### [RECORDS SHOWN]
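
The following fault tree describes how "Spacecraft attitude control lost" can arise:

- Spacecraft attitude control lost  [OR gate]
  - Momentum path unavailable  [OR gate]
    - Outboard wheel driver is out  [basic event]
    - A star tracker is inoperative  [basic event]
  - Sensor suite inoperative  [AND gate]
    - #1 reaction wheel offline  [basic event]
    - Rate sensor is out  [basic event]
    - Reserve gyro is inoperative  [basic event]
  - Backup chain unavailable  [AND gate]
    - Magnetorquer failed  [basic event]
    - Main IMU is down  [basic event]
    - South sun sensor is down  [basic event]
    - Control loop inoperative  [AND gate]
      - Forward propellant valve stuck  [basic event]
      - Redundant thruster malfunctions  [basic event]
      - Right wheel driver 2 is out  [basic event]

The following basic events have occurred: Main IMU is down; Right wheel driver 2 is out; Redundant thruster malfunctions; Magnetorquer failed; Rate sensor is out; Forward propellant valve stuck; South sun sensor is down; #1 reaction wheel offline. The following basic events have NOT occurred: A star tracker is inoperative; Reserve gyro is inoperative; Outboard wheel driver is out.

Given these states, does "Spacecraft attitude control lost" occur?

Momentum path unavailable [OR]: Outboard wheel driver is out=not, A star tracker is inoperative=not → no input occurs → does not occur.
Sensor suite inoperative [AND]: #1 reaction wheel offline=occurs, Rate sensor is out=occurs, Reserve gyro is inoperative=not → not all inputs occur → does not occur.
Control loop inoperative [AND]: Forward propellant valve stuck=occurs, Redundant thruster malfunctions=occurs, Right wheel driver 2 is out=occurs → all inputs occur → occurs.
Backup chain unavailable [AND]: Magnetorquer failed=occurs, Main IMU is down=occurs, South sun sensor is down=occurs, Control loop inoperative=occurs → all inputs occur → occurs.
Spacecraft attitude control lost [OR]: Momentum path unavailable=not, Sensor suite inoperative=not, Backup chain unavailable=occurs → at least one input occurs → occurs.

Yes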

### [WHAT IS EXPECTED]
Using the data above, repeat exactly the lines that begin at the line with "- #1 reaction" and end at the line with "The following basic events have occurred: Main", both ends included.

### [REPLY TO THE TASK]
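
    - #1 reaction wheel offline  [basic event]
    - Rate sensor is out  [basic event]
    - Reserve gyro is inoperative  [basic event]
  - Backup chain unavailable  [AND gate]
    - Magnetorquer failed  [basic event]
    - Main IMU is down  [basic event]
    - South sun sensor is down  [basic event]
    - Control loop inoperative  [AND gate]
      - Forward propellant valve stuck  [basic event]
      - Redundant thruster malfunctions  [basic event]
      - Right wheel driver 2 is out  [basic event]

The following basic events have occurred: Main IMU is down; Right wheel driver 2 is out; Redundant thruster malfunctions; Magnetorquer failed; Rate sensor is out; Forward propellant valve stuck; South sun sensor is down; #1 reaction wheel offline. The following basic events have NOT occurred: A star tracker is inoperative; Reserve gyro is inoperative; Outboard wheel driver is out.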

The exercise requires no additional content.